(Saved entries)
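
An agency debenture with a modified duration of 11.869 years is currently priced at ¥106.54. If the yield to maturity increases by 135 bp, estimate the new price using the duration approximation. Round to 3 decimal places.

¥89.469

Duration approximation: ΔP/P ≈ -D_mod · Δy = -11.869 × (+0.0135) = -0.1602315.
New price ≈ 106.54 × (1 - 0.1602315) = 89.46893599.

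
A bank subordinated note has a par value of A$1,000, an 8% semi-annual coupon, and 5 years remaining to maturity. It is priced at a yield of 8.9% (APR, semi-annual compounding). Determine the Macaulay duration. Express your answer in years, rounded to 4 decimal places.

Periodic yield y = 0.0445. Discount each cash flow and weight by its period:
  t   CF        PV=CF/(1+0.0445)^t    t·PV
  1        40.00        38.2958        38.2958
  2        40.00        36.6643        73.3286
  3        40.00        35.1022       105.3067
  4        40.00        33.6067       134.4269
  5        40.00        32.1749       160.8747
  6        40.00        30.8042       184.8249
  7        40.00        29.4918       206.4424
  8        40.00        28.2353       225.8824
  9        40.00        27.0324       243.2913
  10    1,040.00       672.8975     6,728.9747
  Σ                    964.3051     8,101.6484
Price P = Σ PV = 964.3051.
Macaulay duration = Σ(t·PV) / P = 8,101.6484 / 964.3051 = 8.40154 half-year periods.
In years: 8.40154 / 2 = 4.20077 years.

4.2008 years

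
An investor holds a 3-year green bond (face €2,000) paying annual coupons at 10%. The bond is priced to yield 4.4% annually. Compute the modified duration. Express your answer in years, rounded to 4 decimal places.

Periodic yield y = 0.044. First find Macaulay duration:
  t   CF        PV=CF/(1+0.044)^t    t·PV
  1       200.00       191.5709       191.5709
  2       200.00       183.4970       366.9940
  3     2,200.00     1,933.3976     5,800.1929
  Σ                  2,308.4655     6,358.7578
P = 2,308.4655; Macaulay duration = 6,358.7578 / 2,308.4655 = 2.75454 years.
Modified duration = D_Mac / (1 + y) = 2.75454 / 1.044 = 2.63845 years.

2.6384 years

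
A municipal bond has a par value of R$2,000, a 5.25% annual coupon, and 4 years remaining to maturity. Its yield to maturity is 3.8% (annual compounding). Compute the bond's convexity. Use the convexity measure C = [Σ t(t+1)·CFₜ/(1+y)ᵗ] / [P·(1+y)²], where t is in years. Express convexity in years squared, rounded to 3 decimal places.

16.828

With y = 0.038:
  t   CF        PV=CF/(1+0.038)^t    t·PV        t(t+1)·PV
  1       105.00       101.1561       101.1561         202.3121
  2       105.00        97.4529       194.9057         584.7172
  3       105.00        93.8852       281.6557       1,126.6227
  4     2,105.00     1,813.2709     7,253.0835      36,265.4175
  Σ                  2,105.7650     7,830.8010      38,179.0695
P = 2,105.7650.
Convexity = Σ t(t+1)·PV / [P·(1+y)²] = 38,179.0695 / (2,105.7650 × 1.077444) = 16.82754.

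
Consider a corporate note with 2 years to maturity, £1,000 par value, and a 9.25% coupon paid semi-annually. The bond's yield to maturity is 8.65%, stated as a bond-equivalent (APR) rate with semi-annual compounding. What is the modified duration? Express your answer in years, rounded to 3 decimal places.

1.794 years

Periodic yield y = 0.04325. First find Macaulay duration:
  t   CF        PV=CF/(1+0.04325)^t    t·PV
  1        46.25        44.3326        44.3326
  2        46.25        42.4947        84.9894
  3        46.25        40.7330       122.1990
  4     1,046.25       883.2464     3,532.9858
  Σ                  1,010.8068     3,784.5069
P = 1,010.8068; Macaulay duration = 3,784.5069 / 1,010.8068 = 3.74405 half-year periods = 1.87202 years.
Modified duration = D_Mac / (1 + y) = 1.87202 / 1.04325 = 1.79441 years.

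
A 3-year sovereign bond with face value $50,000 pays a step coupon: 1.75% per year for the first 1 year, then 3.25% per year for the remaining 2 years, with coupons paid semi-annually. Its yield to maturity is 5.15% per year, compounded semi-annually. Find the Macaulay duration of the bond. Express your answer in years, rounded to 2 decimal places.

Periodic yield y = 0.02575. Discount each cash flow and weight by its period:
  t   CF        PV=CF/(1+0.02575)^t    t·PV
  1       437.50       426.5172       426.5172
  2       437.50       415.8101       831.6201
  3       812.50       752.8333     2,258.4998
  4       812.50       733.9344     2,935.7378
  5       812.50       715.5101     3,577.5503
  6    50,812.50    43,623.5906   261,741.5437
  Σ                 46,668.1956   271,771.4688
Price P = Σ PV = 46,668.1956.
Macaulay duration = Σ(t·PV) / P = 271,771.4688 / 46,668.1956 = 5.82348 half-year periods.
In years: 5.82348 / 2 = 2.91174 years.

2.91 years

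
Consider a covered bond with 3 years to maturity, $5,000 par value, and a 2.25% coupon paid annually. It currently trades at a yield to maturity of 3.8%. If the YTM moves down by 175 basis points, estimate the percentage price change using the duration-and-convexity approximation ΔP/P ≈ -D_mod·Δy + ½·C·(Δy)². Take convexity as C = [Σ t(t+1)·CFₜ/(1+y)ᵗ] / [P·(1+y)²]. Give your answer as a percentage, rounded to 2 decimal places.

+5.11%

With y = 0.038:
  t   CF        PV=CF/(1+0.038)^t    t·PV        t(t+1)·PV
  1       112.50       108.3815       108.3815         216.7630
  2       112.50       104.4138       208.8276         626.4827
  3     5,112.50     4,571.3162    13,713.9485      54,855.7941
  Σ                  4,784.1115    14,031.1576      55,699.0398
P = 4,784.1115; D_Mac = 2.93287 yrs; D_mod = 2.82550 yrs; C = 10.80567.
Duration effect: -2.82550 × (-0.0175) = +0.049446
Convexity effect: 0.5 × 10.80567 × (-0.0175)² = +0.0016546
ΔP/P ≈ +0.049446 + 0.0016546 = +0.051101 = +5.1101%.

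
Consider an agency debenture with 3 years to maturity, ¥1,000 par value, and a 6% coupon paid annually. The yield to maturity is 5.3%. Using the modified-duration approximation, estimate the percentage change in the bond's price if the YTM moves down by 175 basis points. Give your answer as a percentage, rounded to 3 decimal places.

+4.712%

Periodic yield y = 0.053. Modified duration first:
  t   CF        PV=CF/(1+0.053)^t    t·PV
  1        60.00        56.9801        56.9801
  2        60.00        54.1121       108.2242
  3     1,060.00       907.8639     2,723.5917
  Σ                  1,018.9561     2,888.7960
P = 1,018.9561; D_Mac = 2.83505 yrs; D_mod = 2.83505/(1+0.053) = 2.69236 yrs.
ΔP/P ≈ -D_mod · Δy = -2.69236 × (-0.0175) = +0.047116 = +4.7116%.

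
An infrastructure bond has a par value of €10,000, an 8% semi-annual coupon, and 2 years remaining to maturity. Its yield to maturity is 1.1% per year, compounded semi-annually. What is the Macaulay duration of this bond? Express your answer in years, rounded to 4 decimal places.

Periodic yield y = 0.0055. Discount each cash flow and weight by its period:
  t   CF        PV=CF/(1+0.0055)^t    t·PV
  1       400.00       397.8120       397.8120
  2       400.00       395.6360       791.2721
  3       400.00       393.4719     1,180.4158
  4    10,400.00    10,174.3117    40,697.2469
  Σ                 11,361.2317    43,066.7468
Price P = Σ PV = 11,361.2317.
Macaulay duration = Σ(t·PV) / P = 43,066.7468 / 11,361.2317 = 3.79068 half-year periods.
In years: 3.79068 / 2 = 1.89534 years.

1.8953 years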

◆ What is expected
Each entry needs to be written out again, exactly as given.

◆ Reply
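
An agency debenture with a modified duration of 11.869 years is currently priced at ¥106.54. If the yield to maturity increases by 135 bp, estimate the new price using the duration approximation. Round to 3 decimal places.

¥89.469

Duration approximation: ΔP/P ≈ -D_mod · Δy = -11.869 × (+0.0135) = -0.1602315.
New price ≈ 106.54 × (1 - 0.1602315) = 89.46893599.

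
A bank subordinated note has a par value of A$1,000, an 8% semi-annual coupon, and 5 years remaining to maturity. It is priced at a yield of 8.9% (APR, semi-annual compounding). Determine the Macaulay duration. Express your answer in years, rounded to 4 decimal places.

Periodic yield y = 0.0445. Discount each cash flow and weight by its period:
  t   CF        PV=CF/(1+0.0445)^t    t·PV
  1        40.00        38.2958        38.2958
  2        40.00        36.6643        73.3286
  3        40.00        35.1022       105.3067
  4        40.00        33.6067       134.4269
  5        40.00        32.1749       160.8747
  6        40.00        30.8042       184.8249
  7        40.00        29.4918       206.4424
  8        40.00        28.2353       225.8824
  9        40.00        27.0324       243.2913
  10    1,040.00       672.8975     6,728.9747
  Σ                    964.3051     8,101.6484
Price P = Σ PV = 964.3051.
Macaulay duration = Σ(t·PV) / P = 8,101.6484 / 964.3051 = 8.40154 half-year periods.
In years: 8.40154 / 2 = 4.20077 years.

4.2008 years

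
An investor holds a 3-year green bond (face €2,000) paying annual coupons at 10%. The bond is priced to yield 4.4% annually. Compute the modified duration. Express your answer in years, rounded to 4 decimal places.

Periodic yield y = 0.044. First find Macaulay duration:
  t   CF        PV=CF/(1+0.044)^t    t·PV
  1       200.00       191.5709       191.5709
  2       200.00       183.4970       366.9940
  3     2,200.00     1,933.3976     5,800.1929
  Σ                  2,308.4655     6,358.7578
P = 2,308.4655; Macaulay duration = 6,358.7578 / 2,308.4655 = 2.75454 years.
Modified duration = D_Mac / (1 + y) = 2.75454 / 1.044 = 2.63845 years.

2.6384 years

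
A municipal bond has a par value of R$2,000, a 5.25% annual coupon, and 4 years remaining to maturity. Its yield to maturity is 3.8% (annual compounding). Compute the bond's convexity. Use the convexity measure C = [Σ t(t+1)·CFₜ/(1+y)ᵗ] / [P·(1+y)²], where t is in years. Express convexity in years squared, rounded to 3 decimal places.

16.828

With y = 0.038:
  t   CF        PV=CF/(1+0.038)^t    t·PV        t(t+1)·PV
  1       105.00       101.1561       101.1561         202.3121
  2       105.00        97.4529       194.9057         584.7172
  3       105.00        93.8852       281.6557       1,126.6227
  4     2,105.00     1,813.2709     7,253.0835      36,265.4175
  Σ                  2,105.7650     7,830.8010      38,179.0695
P = 2,105.7650.
Convexity = Σ t(t+1)·PV / [P·(1+y)²] = 38,179.0695 / (2,105.7650 × 1.077444) = 16.82754.

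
Consider a corporate note with 2 years to maturity, £1,000 par value, and a 9.25% coupon paid semi-annually. The bond's yield to maturity is 8.65%, stated as a bond-equivalent (APR) rate with semi-annual compounding. What is the modified duration? Express your answer in years, rounded to 3 decimal places.

1.794 years

Periodic yield y = 0.04325. First find Macaulay duration:
  t   CF        PV=CF/(1+0.04325)^t    t·PV
  1        46.25        44.3326        44.3326
  2        46.25        42.4947        84.9894
  3        46.25        40.7330       122.1990
  4     1,046.25       883.2464     3,532.9858
  Σ                  1,010.8068     3,784.5069
P = 1,010.8068; Macaulay duration = 3,784.5069 / 1,010.8068 = 3.74405 half-year periods = 1.87202 years.
Modified duration = D_Mac / (1 + y) = 1.87202 / 1.04325 = 1.79441 years.

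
A 3-year sovereign bond with face value $50,000 pays a step coupon: 1.75% per year for the first 1 year, then 3.25% per year for the remaining 2 years, with coupons paid semi-annually. Its yield to maturity is 5.15% per year, compounded semi-annually. Find the Macaulay duration of the bond. Express your answer in years, rounded to 2 decimal places.

Periodic yield y = 0.02575. Discount each cash flow and weight by its period:
  t   CF        PV=CF/(1+0.02575)^t    t·PV
  1       437.50       426.5172       426.5172
  2       437.50       415.8101       831.6201
  3       812.50       752.8333     2,258.4998
  4       812.50       733.9344     2,935.7378
  5       812.50       715.5101     3,577.5503
  6    50,812.50    43,623.5906   261,741.5437
  Σ                 46,668.1956   271,771.4688
Price P = Σ PV = 46,668.1956.
Macaulay duration = Σ(t·PV) / P = 271,771.4688 / 46,668.1956 = 5.82348 half-year periods.
In years: 5.82348 / 2 = 2.91174 years.

2.91 years

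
Consider a covered bond with 3 years to maturity, $5,000 par value, and a 2.25% coupon paid annually. It currently trades at a yield to maturity of 3.8%. If the YTM moves down by 175 basis points, estimate the percentage price change using the duration-and-convexity approximation ΔP/P ≈ -D_mod·Δy + ½·C·(Δy)². Take convexity as C = [Σ t(t+1)·CFₜ/(1+y)ᵗ] / [P·(1+y)²]. Give your answer as a percentage, rounded to 2 decimal places.

+5.11%

With y = 0.038:
  t   CF        PV=CF/(1+0.038)^t    t·PV        t(t+1)·PV
  1       112.50       108.3815       108.3815         216.7630
  2       112.50       104.4138       208.8276         626.4827
  3     5,112.50     4,571.3162    13,713.9485      54,855.7941
  Σ                  4,784.1115    14,031.1576      55,699.0398
P = 4,784.1115; D_Mac = 2.93287 yrs; D_mod = 2.82550 yrs; C = 10.80567.
Duration effect: -2.82550 × (-0.0175) = +0.049446
Convexity effect: 0.5 × 10.80567 × (-0.0175)² = +0.0016546
ΔP/P ≈ +0.049446 + 0.0016546 = +0.051101 = +5.1101%.

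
Consider an agency debenture with 3 years to maturity, ¥1,000 par value, and a 6% coupon paid annually. The yield to maturity is 5.3%. Using the modified-duration approximation, estimate the percentage change in the bond's price if the YTM moves down by 175 basis points. Give your answer as a percentage, rounded to 3 decimal places.

+4.712%

Periodic yield y = 0.053. Modified duration first:
  t   CF        PV=CF/(1+0.053)^t    t·PV
  1        60.00        56.9801        56.9801
  2        60.00        54.1121       108.2242
  3     1,060.00       907.8639     2,723.5917
  Σ                  1,018.9561     2,888.7960
P = 1,018.9561; D_Mac = 2.83505 yrs; D_mod = 2.83505/(1+0.053) = 2.69236 yrs.
ΔP/P ≈ -D_mod · Δy = -2.69236 × (-0.0175) = +0.047116 = +4.7116%.

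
An infrastructure bond has a par value of €10,000, an 8% semi-annual coupon, and 2 years remaining to maturity. Its yield to maturity is 1.1% per year, compounded semi-annually. What is the Macaulay duration of this bond? Express your answer in years, rounded to 4 decimal places.

Periodic yield y = 0.0055. Discount each cash flow and weight by its period:
  t   CF        PV=CF/(1+0.0055)^t    t·PV
  1       400.00       397.8120       397.8120
  2       400.00       395.6360       791.2721
  3       400.00       393.4719     1,180.4158
  4    10,400.00    10,174.3117    40,697.2469
  Σ                 11,361.2317    43,066.7468
Price P = Σ PV = 11,361.2317.
Macaulay duration = Σ(t·PV) / P = 43,066.7468 / 11,361.2317 = 3.79068 half-year periods.
In years: 3.79068 / 2 = 1.89534 years.

1.8953 years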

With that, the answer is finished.